--- Directions ---
Would you return every entry below without a single difference?

--- Input records ---
★ ★ ★ ★
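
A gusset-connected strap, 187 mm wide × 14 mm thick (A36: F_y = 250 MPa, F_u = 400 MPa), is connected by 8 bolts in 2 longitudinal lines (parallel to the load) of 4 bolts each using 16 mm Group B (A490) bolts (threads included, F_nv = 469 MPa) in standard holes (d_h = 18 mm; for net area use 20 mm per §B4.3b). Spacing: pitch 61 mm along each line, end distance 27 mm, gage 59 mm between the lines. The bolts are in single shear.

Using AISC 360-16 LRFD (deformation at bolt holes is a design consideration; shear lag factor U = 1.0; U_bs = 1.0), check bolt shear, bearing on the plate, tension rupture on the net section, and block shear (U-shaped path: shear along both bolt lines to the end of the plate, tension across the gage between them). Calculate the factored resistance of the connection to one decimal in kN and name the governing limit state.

Bolt shear: A_b = π(16)²/4 = 201.06 mm². φR_n = 0.75 × 469 × 201.06 × 8 × 1 = 565.8 kN.
Bearing (14 mm plate, F_u = 400 MPa): end bolts L_c = 27 − 18/2 = 18, R_n = min(1.2×18×14×400, 2.4×16×14×400) = 120.96 kN/bolt; interior L_c = 61 − 18 = 43, R_n = 215.04 kN/bolt. φR_n = 0.75 × (2×120.96 + 6×215.04) = 1149.1 kN.
Tension rupture (net): A_n = (187 − 2×20)×14 = 2058 mm² (U = 1.0, A_e = A_n). φR_n = 0.75 × 400 × 2058 = 617.4 kN.
Block shear: shear path 2×[27+3×61] = 2×210 mm, A_gv = 5880, A_nv = 2×(210 − 3.5×20)×14 = 3920 mm²; tension across gage: (59 − 1×20)×14 = 546 mm². R_n = min(0.6×400×3920, 0.6×250×5880) + 1.0×400×546 = min(940.8, 882) + 218.4 = 1100.4 kN. φR_n = 0.75 × 1100.4 = 825.3 kN.
Governing: min(565.8, 1149.1, 617.4, 825.3) = 565.8 kN → bolt shear.

565.8 kN (bolt shear governs)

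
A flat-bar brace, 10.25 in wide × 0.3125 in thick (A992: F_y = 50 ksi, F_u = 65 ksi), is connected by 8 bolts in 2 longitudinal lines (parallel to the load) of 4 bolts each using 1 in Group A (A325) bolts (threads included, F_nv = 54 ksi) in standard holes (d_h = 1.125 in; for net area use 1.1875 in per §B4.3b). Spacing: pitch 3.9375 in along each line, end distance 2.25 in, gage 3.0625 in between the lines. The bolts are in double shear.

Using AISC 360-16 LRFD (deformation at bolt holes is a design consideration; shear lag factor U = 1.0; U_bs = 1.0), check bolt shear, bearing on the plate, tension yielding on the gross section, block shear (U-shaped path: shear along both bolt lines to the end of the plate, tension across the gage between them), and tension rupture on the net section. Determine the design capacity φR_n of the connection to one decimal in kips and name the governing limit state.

Bolt shear: A_b = π(1)²/4 = 0.7854 in². φR_n = 0.75 × 54 × 0.7854 × 8 × 2 = 508.9 kips.
Bearing (0.3125 in plate, F_u = 65 ksi): end bolts L_c = 2.25 − 1.125/2 = 1.6875, R_n = min(1.2×1.6875×0.3125×65, 2.4×1×0.3125×65) = 41.133 kips/bolt; interior L_c = 3.9375 − 1.125 = 2.8125, R_n = 48.75 kips/bolt. φR_n = 0.75 × (2×41.133 + 6×48.75) = 281.1 kips.
Tension yield (gross): A_g = 10.25×0.3125 = 3.2031 in². φR_n = 0.90 × 50 × 3.2031 = 144.1 kips.
Block shear: shear path 2×[2.25+3×3.9375] = 2×14.0625 in, A_gv = 8.7891, A_nv = 2×(14.0625 − 3.5×1.1875)×0.3125 = 6.1914 in²; tension across gage: (3.0625 − 1×1.1875)×0.3125 = 0.58594 in². R_n = min(0.6×65×6.1914, 0.6×50×8.7891) + 1.0×65×0.58594 = min(241.46, 263.67) + 38.086 = 279.55 kips. φR_n = 0.75 × 279.55 = 209.7 kips.
Tension rupture (net): A_n = (10.25 − 2×1.1875)×0.3125 = 2.4609 in² (U = 1.0, A_e = A_n). φR_n = 0.75 × 65 × 2.4609 = 120.0 kips.
Governing: min(508.9, 281.1, 144.1, 209.7, 120.0) = 120.0 kips → net-section rupture.

120.0 kips (net-section rupture governs)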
★ ★ ★ ★
--- Output of the task ---
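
A gusset-connected strap, 187 mm wide × 14 mm thick (A36: F_y = 250 MPa, F_u = 400 MPa), is connected by 8 bolts in 2 longitudinal lines (parallel to the load) of 4 bolts each using 16 mm Group B (A490) bolts (threads included, F_nv = 469 MPa) in standard holes (d_h = 18 mm; for net area use 20 mm per §B4.3b). Spacing: pitch 61 mm along each line, end distance 27 mm, gage 59 mm between the lines. The bolts are in single shear.

Using AISC 360-16 LRFD (deformation at bolt holes is a design consideration; shear lag factor U = 1.0; U_bs = 1.0), check bolt shear, bearing on the plate, tension rupture on the net section, and block shear (U-shaped path: shear along both bolt lines to the end of the plate, tension across the gage between them). Calculate the factored resistance of the connection to one decimal in kN and name the governing limit state.

Bolt shear: A_b = π(16)²/4 = 201.06 mm². φR_n = 0.75 × 469 × 201.06 × 8 × 1 = 565.8 kN.
Bearing (14 mm plate, F_u = 400 MPa): end bolts L_c = 27 − 18/2 = 18, R_n = min(1.2×18×14×400, 2.4×16×14×400) = 120.96 kN/bolt; interior L_c = 61 − 18 = 43, R_n = 215.04 kN/bolt. φR_n = 0.75 × (2×120.96 + 6×215.04) = 1149.1 kN.
Tension rupture (net): A_n = (187 − 2×20)×14 = 2058 mm² (U = 1.0, A_e = A_n). φR_n = 0.75 × 400 × 2058 = 617.4 kN.
Block shear: shear path 2×[27+3×61] = 2×210 mm, A_gv = 5880, A_nv = 2×(210 − 3.5×20)×14 = 3920 mm²; tension across gage: (59 − 1×20)×14 = 546 mm². R_n = min(0.6×400×3920, 0.6×250×5880) + 1.0×400×546 = min(940.8, 882) + 218.4 = 1100.4 kN. φR_n = 0.75 × 1100.4 = 825.3 kN.
Governing: min(565.8, 1149.1, 617.4, 825.3) = 565.8 kN → bolt shear.

565.8 kN (bolt shear governs)

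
A flat-bar brace, 10.25 in wide × 0.3125 in thick (A992: F_y = 50 ksi, F_u = 65 ksi), is connected by 8 bolts in 2 longitudinal lines (parallel to the load) of 4 bolts each using 1 in Group A (A325) bolts (threads included, F_nv = 54 ksi) in standard holes (d_h = 1.125 in; for net area use 1.1875 in per §B4.3b). Spacing: pitch 3.9375 in along each line, end distance 2.25 in, gage 3.0625 in between the lines. The bolts are in double shear.

Using AISC 360-16 LRFD (deformation at bolt holes is a design consideration; shear lag factor U = 1.0; U_bs = 1.0), check bolt shear, bearing on the plate, tension yielding on the gross section, block shear (U-shaped path: shear along both bolt lines to the end of the plate, tension across the gage between them), and tension rupture on the net section. Determine the design capacity φR_n of the connection to one decimal in kips and name the governing limit state.

Bolt shear: A_b = π(1)²/4 = 0.7854 in². φR_n = 0.75 × 54 × 0.7854 × 8 × 2 = 508.9 kips.
Bearing (0.3125 in plate, F_u = 65 ksi): end bolts L_c = 2.25 − 1.125/2 = 1.6875, R_n = min(1.2×1.6875×0.3125×65, 2.4×1×0.3125×65) = 41.133 kips/bolt; interior L_c = 3.9375 − 1.125 = 2.8125, R_n = 48.75 kips/bolt. φR_n = 0.75 × (2×41.133 + 6×48.75) = 281.1 kips.
Tension yield (gross): A_g = 10.25×0.3125 = 3.2031 in². φR_n = 0.90 × 50 × 3.2031 = 144.1 kips.
Block shear: shear path 2×[2.25+3×3.9375] = 2×14.0625 in, A_gv = 8.7891, A_nv = 2×(14.0625 − 3.5×1.1875)×0.3125 = 6.1914 in²; tension across gage: (3.0625 − 1×1.1875)×0.3125 = 0.58594 in². R_n = min(0.6×65×6.1914, 0.6×50×8.7891) + 1.0×65×0.58594 = min(241.46, 263.67) + 38.086 = 279.55 kips. φR_n = 0.75 × 279.55 = 209.7 kips.
Tension rupture (net): A_n = (10.25 − 2×1.1875)×0.3125 = 2.4609 in² (U = 1.0, A_e = A_n). φR_n = 0.75 × 65 × 2.4609 = 120.0 kips.
Governing: min(508.9, 281.1, 144.1, 209.7, 120.0) = 120.0 kips → net-section rupture.

120.0 kips (net-section rupture governs)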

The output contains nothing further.